# What to produce
Using the listing below, return each line exactly as it reads.

[[ Records for processing, beginning ]]

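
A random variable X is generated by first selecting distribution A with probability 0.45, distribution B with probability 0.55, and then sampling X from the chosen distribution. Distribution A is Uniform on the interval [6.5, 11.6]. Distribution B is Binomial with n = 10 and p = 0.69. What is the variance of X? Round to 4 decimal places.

3.2959

Per component, A: μ=9.05, E[X²]=84.07; B: μ=6.9, E[X²]=49.749.
E[X] = 0.45·9.05 + 0.55·6.9 = 7.8675.
E[X²] = 0.45·84.07 + 0.55·49.749 = 65.1935.
Var(X) = E[X²] − (E[X])² = 65.1935 − 61.8976 = 3.29589.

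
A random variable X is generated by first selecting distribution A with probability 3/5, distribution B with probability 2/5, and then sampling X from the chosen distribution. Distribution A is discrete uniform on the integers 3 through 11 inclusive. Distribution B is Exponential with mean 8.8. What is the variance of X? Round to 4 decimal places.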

[[ Records for processing, end ]]

# The completed task
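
A random variable X is generated by first selecting distribution A with probability 0.45, distribution B with probability 0.55, and then sampling X from the chosen distribution. Distribution A is Uniform on the interval [6.5, 11.6]. Distribution B is Binomial with n = 10 and p = 0.69. What is the variance of X? Round to 4 decimal places.

3.2959

Per component, A: μ=9.05, E[X²]=84.07; B: μ=6.9, E[X²]=49.749.
E[X] = 0.45·9.05 + 0.55·6.9 = 7.8675.
E[X²] = 0.45·84.07 + 0.55·49.749 = 65.1935.
Var(X) = E[X²] − (E[X])² = 65.1935 − 61.8976 = 3.29589.

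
A random variable X is generated by first selecting distribution A with probability 3/5, distribution B with probability 2/5, and then sampling X from the chosen distribution. Distribution A is discrete uniform on the integers 3 through 11 inclusive. Distribution B is Exponential with mean 8.8. What is the variance of X? Round to 4 decimal places.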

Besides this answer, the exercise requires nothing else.